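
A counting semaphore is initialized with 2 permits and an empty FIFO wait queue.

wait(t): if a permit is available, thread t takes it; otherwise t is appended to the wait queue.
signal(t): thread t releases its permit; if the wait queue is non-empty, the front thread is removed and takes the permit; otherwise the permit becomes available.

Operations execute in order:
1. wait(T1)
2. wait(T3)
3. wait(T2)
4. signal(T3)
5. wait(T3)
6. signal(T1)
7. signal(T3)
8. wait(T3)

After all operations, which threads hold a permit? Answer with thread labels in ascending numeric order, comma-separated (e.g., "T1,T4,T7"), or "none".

Step 1: wait(T1) -> count=1 queue=[] holders={T1}
Step 2: wait(T3) -> count=0 queue=[] holders={T1,T3}
Step 3: wait(T2) -> count=0 queue=[T2] holders={T1,T3}
Step 4: signal(T3) -> count=0 queue=[] holders={T1,T2}
Step 5: wait(T3) -> count=0 queue=[T3] holders={T1,T2}
Step 6: signal(T1) -> count=0 queue=[] holders={T2,T3}
Step 7: signal(T3) -> count=1 queue=[] holders={T2}
Step 8: wait(T3) -> count=0 queue=[] holders={T2,T3}
Final holders: T2,T3

Answer: T2,T3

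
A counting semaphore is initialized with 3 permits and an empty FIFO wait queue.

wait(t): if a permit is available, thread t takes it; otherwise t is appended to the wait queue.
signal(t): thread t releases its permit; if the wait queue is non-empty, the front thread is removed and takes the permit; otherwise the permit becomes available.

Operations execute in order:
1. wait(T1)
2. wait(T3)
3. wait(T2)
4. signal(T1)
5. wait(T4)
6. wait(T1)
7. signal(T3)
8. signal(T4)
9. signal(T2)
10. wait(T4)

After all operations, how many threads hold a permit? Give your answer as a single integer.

Answer: 2

Derivation:
Step 1: wait(T1) -> count=2 queue=[] holders={T1}
Step 2: wait(T3) -> count=1 queue=[] holders={T1,T3}
Step 3: wait(T2) -> count=0 queue=[] holders={T1,T2,T3}
Step 4: signal(T1) -> count=1 queue=[] holders={T2,T3}
Step 5: wait(T4) -> count=0 queue=[] holders={T2,T3,T4}
Step 6: wait(T1) -> count=0 queue=[T1] holders={T2,T3,T4}
Step 7: signal(T3) -> count=0 queue=[] holders={T1,T2,T4}
Step 8: signal(T4) -> count=1 queue=[] holders={T1,T2}
Step 9: signal(T2) -> count=2 queue=[] holders={T1}
Step 10: wait(T4) -> count=1 queue=[] holders={T1,T4}
Final holders: {T1,T4} -> 2 thread(s)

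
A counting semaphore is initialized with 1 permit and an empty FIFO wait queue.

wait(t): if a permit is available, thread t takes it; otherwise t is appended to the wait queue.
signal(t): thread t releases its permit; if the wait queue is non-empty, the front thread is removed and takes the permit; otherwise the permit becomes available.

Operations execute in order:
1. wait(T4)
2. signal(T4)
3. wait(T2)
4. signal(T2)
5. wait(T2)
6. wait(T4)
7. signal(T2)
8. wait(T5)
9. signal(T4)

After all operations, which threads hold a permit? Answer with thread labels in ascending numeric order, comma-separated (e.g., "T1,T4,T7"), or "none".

Step 1: wait(T4) -> count=0 queue=[] holders={T4}
Step 2: signal(T4) -> count=1 queue=[] holders={none}
Step 3: wait(T2) -> count=0 queue=[] holders={T2}
Step 4: signal(T2) -> count=1 queue=[] holders={none}
Step 5: wait(T2) -> count=0 queue=[] holders={T2}
Step 6: wait(T4) -> count=0 queue=[T4] holders={T2}
Step 7: signal(T2) -> count=0 queue=[] holders={T4}
Step 8: wait(T5) -> count=0 queue=[T5] holders={T4}
Step 9: signal(T4) -> count=0 queue=[] holders={T5}
Final holders: T5

Answer: T5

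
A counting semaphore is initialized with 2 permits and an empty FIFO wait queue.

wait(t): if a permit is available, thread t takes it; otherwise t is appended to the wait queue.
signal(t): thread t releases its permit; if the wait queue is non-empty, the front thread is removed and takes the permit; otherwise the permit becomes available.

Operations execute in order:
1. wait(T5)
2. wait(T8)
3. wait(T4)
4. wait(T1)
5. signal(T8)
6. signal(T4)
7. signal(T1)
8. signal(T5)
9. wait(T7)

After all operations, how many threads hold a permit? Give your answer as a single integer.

Answer: 1

Derivation:
Step 1: wait(T5) -> count=1 queue=[] holders={T5}
Step 2: wait(T8) -> count=0 queue=[] holders={T5,T8}
Step 3: wait(T4) -> count=0 queue=[T4] holders={T5,T8}
Step 4: wait(T1) -> count=0 queue=[T4,T1] holders={T5,T8}
Step 5: signal(T8) -> count=0 queue=[T1] holders={T4,T5}
Step 6: signal(T4) -> count=0 queue=[] holders={T1,T5}
Step 7: signal(T1) -> count=1 queue=[] holders={T5}
Step 8: signal(T5) -> count=2 queue=[] holders={none}
Step 9: wait(T7) -> count=1 queue=[] holders={T7}
Final holders: {T7} -> 1 thread(s)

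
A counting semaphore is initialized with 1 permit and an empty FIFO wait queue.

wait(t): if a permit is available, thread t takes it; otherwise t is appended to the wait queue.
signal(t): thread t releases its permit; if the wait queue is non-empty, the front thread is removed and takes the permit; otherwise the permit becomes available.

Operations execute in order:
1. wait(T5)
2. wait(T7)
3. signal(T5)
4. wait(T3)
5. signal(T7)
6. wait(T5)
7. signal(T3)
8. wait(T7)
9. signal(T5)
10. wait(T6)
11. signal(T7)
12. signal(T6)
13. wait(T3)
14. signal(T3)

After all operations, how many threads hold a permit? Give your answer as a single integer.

Step 1: wait(T5) -> count=0 queue=[] holders={T5}
Step 2: wait(T7) -> count=0 queue=[T7] holders={T5}
Step 3: signal(T5) -> count=0 queue=[] holders={T7}
Step 4: wait(T3) -> count=0 queue=[T3] holders={T7}
Step 5: signal(T7) -> count=0 queue=[] holders={T3}
Step 6: wait(T5) -> count=0 queue=[T5] holders={T3}
Step 7: signal(T3) -> count=0 queue=[] holders={T5}
Step 8: wait(T7) -> count=0 queue=[T7] holders={T5}
Step 9: signal(T5) -> count=0 queue=[] holders={T7}
Step 10: wait(T6) -> count=0 queue=[T6] holders={T7}
Step 11: signal(T7) -> count=0 queue=[] holders={T6}
Step 12: signal(T6) -> count=1 queue=[] holders={none}
Step 13: wait(T3) -> count=0 queue=[] holders={T3}
Step 14: signal(T3) -> count=1 queue=[] holders={none}
Final holders: {none} -> 0 thread(s)

Answer: 0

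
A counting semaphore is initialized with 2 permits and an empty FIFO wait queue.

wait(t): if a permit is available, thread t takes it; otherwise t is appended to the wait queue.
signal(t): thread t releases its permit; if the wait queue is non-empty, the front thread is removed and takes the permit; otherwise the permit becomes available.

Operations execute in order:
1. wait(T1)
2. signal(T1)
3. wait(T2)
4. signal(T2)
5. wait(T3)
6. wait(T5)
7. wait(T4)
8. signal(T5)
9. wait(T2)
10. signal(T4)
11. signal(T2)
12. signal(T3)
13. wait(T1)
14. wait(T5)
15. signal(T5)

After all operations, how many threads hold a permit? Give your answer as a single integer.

Step 1: wait(T1) -> count=1 queue=[] holders={T1}
Step 2: signal(T1) -> count=2 queue=[] holders={none}
Step 3: wait(T2) -> count=1 queue=[] holders={T2}
Step 4: signal(T2) -> count=2 queue=[] holders={none}
Step 5: wait(T3) -> count=1 queue=[] holders={T3}
Step 6: wait(T5) -> count=0 queue=[] holders={T3,T5}
Step 7: wait(T4) -> count=0 queue=[T4] holders={T3,T5}
Step 8: signal(T5) -> count=0 queue=[] holders={T3,T4}
Step 9: wait(T2) -> count=0 queue=[T2] holders={T3,T4}
Step 10: signal(T4) -> count=0 queue=[] holders={T2,T3}
Step 11: signal(T2) -> count=1 queue=[] holders={T3}
Step 12: signal(T3) -> count=2 queue=[] holders={none}
Step 13: wait(T1) -> count=1 queue=[] holders={T1}
Step 14: wait(T5) -> count=0 queue=[] holders={T1,T5}
Step 15: signal(T5) -> count=1 queue=[] holders={T1}
Final holders: {T1} -> 1 thread(s)

Answer: 1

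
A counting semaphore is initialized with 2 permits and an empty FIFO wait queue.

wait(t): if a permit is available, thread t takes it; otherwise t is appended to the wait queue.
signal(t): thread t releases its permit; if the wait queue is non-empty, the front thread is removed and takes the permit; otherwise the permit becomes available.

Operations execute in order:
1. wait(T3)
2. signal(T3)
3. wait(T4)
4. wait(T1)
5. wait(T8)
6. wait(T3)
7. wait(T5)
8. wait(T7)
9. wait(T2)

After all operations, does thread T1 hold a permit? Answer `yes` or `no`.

Step 1: wait(T3) -> count=1 queue=[] holders={T3}
Step 2: signal(T3) -> count=2 queue=[] holders={none}
Step 3: wait(T4) -> count=1 queue=[] holders={T4}
Step 4: wait(T1) -> count=0 queue=[] holders={T1,T4}
Step 5: wait(T8) -> count=0 queue=[T8] holders={T1,T4}
Step 6: wait(T3) -> count=0 queue=[T8,T3] holders={T1,T4}
Step 7: wait(T5) -> count=0 queue=[T8,T3,T5] holders={T1,T4}
Step 8: wait(T7) -> count=0 queue=[T8,T3,T5,T7] holders={T1,T4}
Step 9: wait(T2) -> count=0 queue=[T8,T3,T5,T7,T2] holders={T1,T4}
Final holders: {T1,T4} -> T1 in holders

Answer: yes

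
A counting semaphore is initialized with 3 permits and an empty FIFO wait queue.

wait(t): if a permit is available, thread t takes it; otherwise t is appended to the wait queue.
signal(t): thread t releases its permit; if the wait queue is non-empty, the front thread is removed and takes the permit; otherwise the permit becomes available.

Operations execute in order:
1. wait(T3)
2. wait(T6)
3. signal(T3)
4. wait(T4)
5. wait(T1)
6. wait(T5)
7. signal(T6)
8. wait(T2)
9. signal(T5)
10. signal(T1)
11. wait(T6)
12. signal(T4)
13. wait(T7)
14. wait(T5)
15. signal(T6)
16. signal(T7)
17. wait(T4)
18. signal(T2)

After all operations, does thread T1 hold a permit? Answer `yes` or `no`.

Step 1: wait(T3) -> count=2 queue=[] holders={T3}
Step 2: wait(T6) -> count=1 queue=[] holders={T3,T6}
Step 3: signal(T3) -> count=2 queue=[] holders={T6}
Step 4: wait(T4) -> count=1 queue=[] holders={T4,T6}
Step 5: wait(T1) -> count=0 queue=[] holders={T1,T4,T6}
Step 6: wait(T5) -> count=0 queue=[T5] holders={T1,T4,T6}
Step 7: signal(T6) -> count=0 queue=[] holders={T1,T4,T5}
Step 8: wait(T2) -> count=0 queue=[T2] holders={T1,T4,T5}
Step 9: signal(T5) -> count=0 queue=[] holders={T1,T2,T4}
Step 10: signal(T1) -> count=1 queue=[] holders={T2,T4}
Step 11: wait(T6) -> count=0 queue=[] holders={T2,T4,T6}
Step 12: signal(T4) -> count=1 queue=[] holders={T2,T6}
Step 13: wait(T7) -> count=0 queue=[] holders={T2,T6,T7}
Step 14: wait(T5) -> count=0 queue=[T5] holders={T2,T6,T7}
Step 15: signal(T6) -> count=0 queue=[] holders={T2,T5,T7}
Step 16: signal(T7) -> count=1 queue=[] holders={T2,T5}
Step 17: wait(T4) -> count=0 queue=[] holders={T2,T4,T5}
Step 18: signal(T2) -> count=1 queue=[] holders={T4,T5}
Final holders: {T4,T5} -> T1 not in holders

Answer: no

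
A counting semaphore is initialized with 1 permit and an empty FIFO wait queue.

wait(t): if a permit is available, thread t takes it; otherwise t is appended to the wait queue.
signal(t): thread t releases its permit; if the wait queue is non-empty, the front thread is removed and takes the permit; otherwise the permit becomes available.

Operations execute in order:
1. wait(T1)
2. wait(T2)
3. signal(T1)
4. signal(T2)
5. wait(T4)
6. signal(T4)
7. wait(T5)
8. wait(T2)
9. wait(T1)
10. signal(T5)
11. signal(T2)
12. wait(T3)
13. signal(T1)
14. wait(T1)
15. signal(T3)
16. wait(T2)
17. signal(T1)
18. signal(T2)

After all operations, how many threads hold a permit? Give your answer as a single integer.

Step 1: wait(T1) -> count=0 queue=[] holders={T1}
Step 2: wait(T2) -> count=0 queue=[T2] holders={T1}
Step 3: signal(T1) -> count=0 queue=[] holders={T2}
Step 4: signal(T2) -> count=1 queue=[] holders={none}
Step 5: wait(T4) -> count=0 queue=[] holders={T4}
Step 6: signal(T4) -> count=1 queue=[] holders={none}
Step 7: wait(T5) -> count=0 queue=[] holders={T5}
Step 8: wait(T2) -> count=0 queue=[T2] holders={T5}
Step 9: wait(T1) -> count=0 queue=[T2,T1] holders={T5}
Step 10: signal(T5) -> count=0 queue=[T1] holders={T2}
Step 11: signal(T2) -> count=0 queue=[] holders={T1}
Step 12: wait(T3) -> count=0 queue=[T3] holders={T1}
Step 13: signal(T1) -> count=0 queue=[] holders={T3}
Step 14: wait(T1) -> count=0 queue=[T1] holders={T3}
Step 15: signal(T3) -> count=0 queue=[] holders={T1}
Step 16: wait(T2) -> count=0 queue=[T2] holders={T1}
Step 17: signal(T1) -> count=0 queue=[] holders={T2}
Step 18: signal(T2) -> count=1 queue=[] holders={none}
Final holders: {none} -> 0 thread(s)

Answer: 0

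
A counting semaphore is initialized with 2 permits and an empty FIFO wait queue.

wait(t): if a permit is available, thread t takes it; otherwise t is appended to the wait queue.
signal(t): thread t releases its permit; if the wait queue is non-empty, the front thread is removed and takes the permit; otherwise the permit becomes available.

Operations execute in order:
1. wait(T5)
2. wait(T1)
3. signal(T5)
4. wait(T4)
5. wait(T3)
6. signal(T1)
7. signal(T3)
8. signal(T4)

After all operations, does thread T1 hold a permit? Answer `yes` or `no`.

Answer: no

Derivation:
Step 1: wait(T5) -> count=1 queue=[] holders={T5}
Step 2: wait(T1) -> count=0 queue=[] holders={T1,T5}
Step 3: signal(T5) -> count=1 queue=[] holders={T1}
Step 4: wait(T4) -> count=0 queue=[] holders={T1,T4}
Step 5: wait(T3) -> count=0 queue=[T3] holders={T1,T4}
Step 6: signal(T1) -> count=0 queue=[] holders={T3,T4}
Step 7: signal(T3) -> count=1 queue=[] holders={T4}
Step 8: signal(T4) -> count=2 queue=[] holders={none}
Final holders: {none} -> T1 not in holders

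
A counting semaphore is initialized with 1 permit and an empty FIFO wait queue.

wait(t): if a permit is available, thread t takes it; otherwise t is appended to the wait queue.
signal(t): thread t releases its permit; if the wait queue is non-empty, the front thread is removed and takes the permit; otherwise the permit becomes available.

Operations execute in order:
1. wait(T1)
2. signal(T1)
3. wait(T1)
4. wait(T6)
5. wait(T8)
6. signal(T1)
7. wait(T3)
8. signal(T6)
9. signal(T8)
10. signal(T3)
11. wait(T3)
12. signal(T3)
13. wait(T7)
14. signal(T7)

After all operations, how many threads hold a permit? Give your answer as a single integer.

Step 1: wait(T1) -> count=0 queue=[] holders={T1}
Step 2: signal(T1) -> count=1 queue=[] holders={none}
Step 3: wait(T1) -> count=0 queue=[] holders={T1}
Step 4: wait(T6) -> count=0 queue=[T6] holders={T1}
Step 5: wait(T8) -> count=0 queue=[T6,T8] holders={T1}
Step 6: signal(T1) -> count=0 queue=[T8] holders={T6}
Step 7: wait(T3) -> count=0 queue=[T8,T3] holders={T6}
Step 8: signal(T6) -> count=0 queue=[T3] holders={T8}
Step 9: signal(T8) -> count=0 queue=[] holders={T3}
Step 10: signal(T3) -> count=1 queue=[] holders={none}
Step 11: wait(T3) -> count=0 queue=[] holders={T3}
Step 12: signal(T3) -> count=1 queue=[] holders={none}
Step 13: wait(T7) -> count=0 queue=[] holders={T7}
Step 14: signal(T7) -> count=1 queue=[] holders={none}
Final holders: {none} -> 0 thread(s)

Answer: 0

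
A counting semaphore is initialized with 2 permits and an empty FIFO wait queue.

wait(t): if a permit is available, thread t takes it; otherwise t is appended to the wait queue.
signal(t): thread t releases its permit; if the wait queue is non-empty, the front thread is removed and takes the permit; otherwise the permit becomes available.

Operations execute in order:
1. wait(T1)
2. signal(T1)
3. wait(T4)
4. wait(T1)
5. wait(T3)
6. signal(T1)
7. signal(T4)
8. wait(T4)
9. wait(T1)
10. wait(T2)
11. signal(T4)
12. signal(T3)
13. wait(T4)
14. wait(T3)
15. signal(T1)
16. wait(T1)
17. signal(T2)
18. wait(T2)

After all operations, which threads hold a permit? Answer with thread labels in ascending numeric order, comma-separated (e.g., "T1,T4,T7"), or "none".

Step 1: wait(T1) -> count=1 queue=[] holders={T1}
Step 2: signal(T1) -> count=2 queue=[] holders={none}
Step 3: wait(T4) -> count=1 queue=[] holders={T4}
Step 4: wait(T1) -> count=0 queue=[] holders={T1,T4}
Step 5: wait(T3) -> count=0 queue=[T3] holders={T1,T4}
Step 6: signal(T1) -> count=0 queue=[] holders={T3,T4}
Step 7: signal(T4) -> count=1 queue=[] holders={T3}
Step 8: wait(T4) -> count=0 queue=[] holders={T3,T4}
Step 9: wait(T1) -> count=0 queue=[T1] holders={T3,T4}
Step 10: wait(T2) -> count=0 queue=[T1,T2] holders={T3,T4}
Step 11: signal(T4) -> count=0 queue=[T2] holders={T1,T3}
Step 12: signal(T3) -> count=0 queue=[] holders={T1,T2}
Step 13: wait(T4) -> count=0 queue=[T4] holders={T1,T2}
Step 14: wait(T3) -> count=0 queue=[T4,T3] holders={T1,T2}
Step 15: signal(T1) -> count=0 queue=[T3] holders={T2,T4}
Step 16: wait(T1) -> count=0 queue=[T3,T1] holders={T2,T4}
Step 17: signal(T2) -> count=0 queue=[T1] holders={T3,T4}
Step 18: wait(T2) -> count=0 queue=[T1,T2] holders={T3,T4}
Final holders: T3,T4

Answer: T3,T4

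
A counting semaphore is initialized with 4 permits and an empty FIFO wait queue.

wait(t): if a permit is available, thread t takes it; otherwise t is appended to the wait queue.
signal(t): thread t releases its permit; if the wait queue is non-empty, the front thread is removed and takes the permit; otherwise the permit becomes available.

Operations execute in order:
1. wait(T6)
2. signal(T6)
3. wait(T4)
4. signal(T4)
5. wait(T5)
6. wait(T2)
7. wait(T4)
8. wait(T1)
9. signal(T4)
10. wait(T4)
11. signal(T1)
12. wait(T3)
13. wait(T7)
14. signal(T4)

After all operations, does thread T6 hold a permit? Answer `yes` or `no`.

Answer: no

Derivation:
Step 1: wait(T6) -> count=3 queue=[] holders={T6}
Step 2: signal(T6) -> count=4 queue=[] holders={none}
Step 3: wait(T4) -> count=3 queue=[] holders={T4}
Step 4: signal(T4) -> count=4 queue=[] holders={none}
Step 5: wait(T5) -> count=3 queue=[] holders={T5}
Step 6: wait(T2) -> count=2 queue=[] holders={T2,T5}
Step 7: wait(T4) -> count=1 queue=[] holders={T2,T4,T5}
Step 8: wait(T1) -> count=0 queue=[] holders={T1,T2,T4,T5}
Step 9: signal(T4) -> count=1 queue=[] holders={T1,T2,T5}
Step 10: wait(T4) -> count=0 queue=[] holders={T1,T2,T4,T5}
Step 11: signal(T1) -> count=1 queue=[] holders={T2,T4,T5}
Step 12: wait(T3) -> count=0 queue=[] holders={T2,T3,T4,T5}
Step 13: wait(T7) -> count=0 queue=[T7] holders={T2,T3,T4,T5}
Step 14: signal(T4) -> count=0 queue=[] holders={T2,T3,T5,T7}
Final holders: {T2,T3,T5,T7} -> T6 not in holders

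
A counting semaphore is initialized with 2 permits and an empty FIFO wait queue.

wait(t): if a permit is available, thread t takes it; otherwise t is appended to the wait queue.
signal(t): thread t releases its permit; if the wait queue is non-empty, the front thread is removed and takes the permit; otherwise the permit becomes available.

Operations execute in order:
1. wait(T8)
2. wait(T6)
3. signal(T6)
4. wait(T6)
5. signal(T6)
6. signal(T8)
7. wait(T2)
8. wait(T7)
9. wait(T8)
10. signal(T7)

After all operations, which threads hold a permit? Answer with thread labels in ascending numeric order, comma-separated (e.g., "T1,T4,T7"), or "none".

Answer: T2,T8

Derivation:
Step 1: wait(T8) -> count=1 queue=[] holders={T8}
Step 2: wait(T6) -> count=0 queue=[] holders={T6,T8}
Step 3: signal(T6) -> count=1 queue=[] holders={T8}
Step 4: wait(T6) -> count=0 queue=[] holders={T6,T8}
Step 5: signal(T6) -> count=1 queue=[] holders={T8}
Step 6: signal(T8) -> count=2 queue=[] holders={none}
Step 7: wait(T2) -> count=1 queue=[] holders={T2}
Step 8: wait(T7) -> count=0 queue=[] holders={T2,T7}
Step 9: wait(T8) -> count=0 queue=[T8] holders={T2,T7}
Step 10: signal(T7) -> count=0 queue=[] holders={T2,T8}
Final holders: T2,T8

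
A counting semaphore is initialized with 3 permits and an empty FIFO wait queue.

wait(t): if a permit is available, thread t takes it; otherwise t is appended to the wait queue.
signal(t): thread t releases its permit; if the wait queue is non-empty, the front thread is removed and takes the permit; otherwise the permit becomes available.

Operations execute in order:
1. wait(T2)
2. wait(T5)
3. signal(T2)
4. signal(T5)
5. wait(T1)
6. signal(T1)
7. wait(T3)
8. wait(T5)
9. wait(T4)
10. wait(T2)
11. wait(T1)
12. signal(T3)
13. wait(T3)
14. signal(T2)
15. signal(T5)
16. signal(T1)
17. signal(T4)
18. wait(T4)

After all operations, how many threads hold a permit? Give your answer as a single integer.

Answer: 2

Derivation:
Step 1: wait(T2) -> count=2 queue=[] holders={T2}
Step 2: wait(T5) -> count=1 queue=[] holders={T2,T5}
Step 3: signal(T2) -> count=2 queue=[] holders={T5}
Step 4: signal(T5) -> count=3 queue=[] holders={none}
Step 5: wait(T1) -> count=2 queue=[] holders={T1}
Step 6: signal(T1) -> count=3 queue=[] holders={none}
Step 7: wait(T3) -> count=2 queue=[] holders={T3}
Step 8: wait(T5) -> count=1 queue=[] holders={T3,T5}
Step 9: wait(T4) -> count=0 queue=[] holders={T3,T4,T5}
Step 10: wait(T2) -> count=0 queue=[T2] holders={T3,T4,T5}
Step 11: wait(T1) -> count=0 queue=[T2,T1] holders={T3,T4,T5}
Step 12: signal(T3) -> count=0 queue=[T1] holders={T2,T4,T5}
Step 13: wait(T3) -> count=0 queue=[T1,T3] holders={T2,T4,T5}
Step 14: signal(T2) -> count=0 queue=[T3] holders={T1,T4,T5}
Step 15: signal(T5) -> count=0 queue=[] holders={T1,T3,T4}
Step 16: signal(T1) -> count=1 queue=[] holders={T3,T4}
Step 17: signal(T4) -> count=2 queue=[] holders={T3}
Step 18: wait(T4) -> count=1 queue=[] holders={T3,T4}
Final holders: {T3,T4} -> 2 thread(s)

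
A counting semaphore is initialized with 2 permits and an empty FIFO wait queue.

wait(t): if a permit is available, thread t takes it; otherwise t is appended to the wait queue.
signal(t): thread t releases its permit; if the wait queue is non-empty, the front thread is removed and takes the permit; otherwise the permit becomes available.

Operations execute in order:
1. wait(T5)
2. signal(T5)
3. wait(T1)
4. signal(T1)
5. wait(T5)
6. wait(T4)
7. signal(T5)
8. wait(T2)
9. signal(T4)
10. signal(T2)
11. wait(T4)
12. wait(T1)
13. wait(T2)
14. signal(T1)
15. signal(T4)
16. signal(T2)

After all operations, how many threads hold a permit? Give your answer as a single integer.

Answer: 0

Derivation:
Step 1: wait(T5) -> count=1 queue=[] holders={T5}
Step 2: signal(T5) -> count=2 queue=[] holders={none}
Step 3: wait(T1) -> count=1 queue=[] holders={T1}
Step 4: signal(T1) -> count=2 queue=[] holders={none}
Step 5: wait(T5) -> count=1 queue=[] holders={T5}
Step 6: wait(T4) -> count=0 queue=[] holders={T4,T5}
Step 7: signal(T5) -> count=1 queue=[] holders={T4}
Step 8: wait(T2) -> count=0 queue=[] holders={T2,T4}
Step 9: signal(T4) -> count=1 queue=[] holders={T2}
Step 10: signal(T2) -> count=2 queue=[] holders={none}
Step 11: wait(T4) -> count=1 queue=[] holders={T4}
Step 12: wait(T1) -> count=0 queue=[] holders={T1,T4}
Step 13: wait(T2) -> count=0 queue=[T2] holders={T1,T4}
Step 14: signal(T1) -> count=0 queue=[] holders={T2,T4}
Step 15: signal(T4) -> count=1 queue=[] holders={T2}
Step 16: signal(T2) -> count=2 queue=[] holders={none}
Final holders: {none} -> 0 thread(s)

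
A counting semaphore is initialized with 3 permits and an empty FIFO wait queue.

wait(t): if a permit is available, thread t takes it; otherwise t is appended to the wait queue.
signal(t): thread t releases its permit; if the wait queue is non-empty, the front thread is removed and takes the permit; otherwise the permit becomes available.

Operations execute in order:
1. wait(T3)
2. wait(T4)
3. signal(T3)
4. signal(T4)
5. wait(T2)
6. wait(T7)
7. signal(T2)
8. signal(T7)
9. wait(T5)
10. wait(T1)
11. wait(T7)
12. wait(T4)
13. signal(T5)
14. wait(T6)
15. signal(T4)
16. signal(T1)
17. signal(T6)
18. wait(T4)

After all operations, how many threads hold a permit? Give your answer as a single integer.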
------------------------------------------------------------
Requirement: Only one span is wanted. It runs from the first line of the listing through the line with "8. wait(T3)", and each line must match exactly.

Response to this exercise:
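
A counting semaphore is initialized with 2 permits and an empty FIFO wait queue.

wait(t): if a permit is available, thread t takes it; otherwise t is appended to the wait queue.
signal(t): thread t releases its permit; if the wait queue is non-empty, the front thread is removed and takes the permit; otherwise the permit becomes available.

Operations execute in order:
1. wait(T1)
2. wait(T3)
3. wait(T2)
4. signal(T3)
5. wait(T3)
6. signal(T1)
7. signal(T3)
8. wait(T3)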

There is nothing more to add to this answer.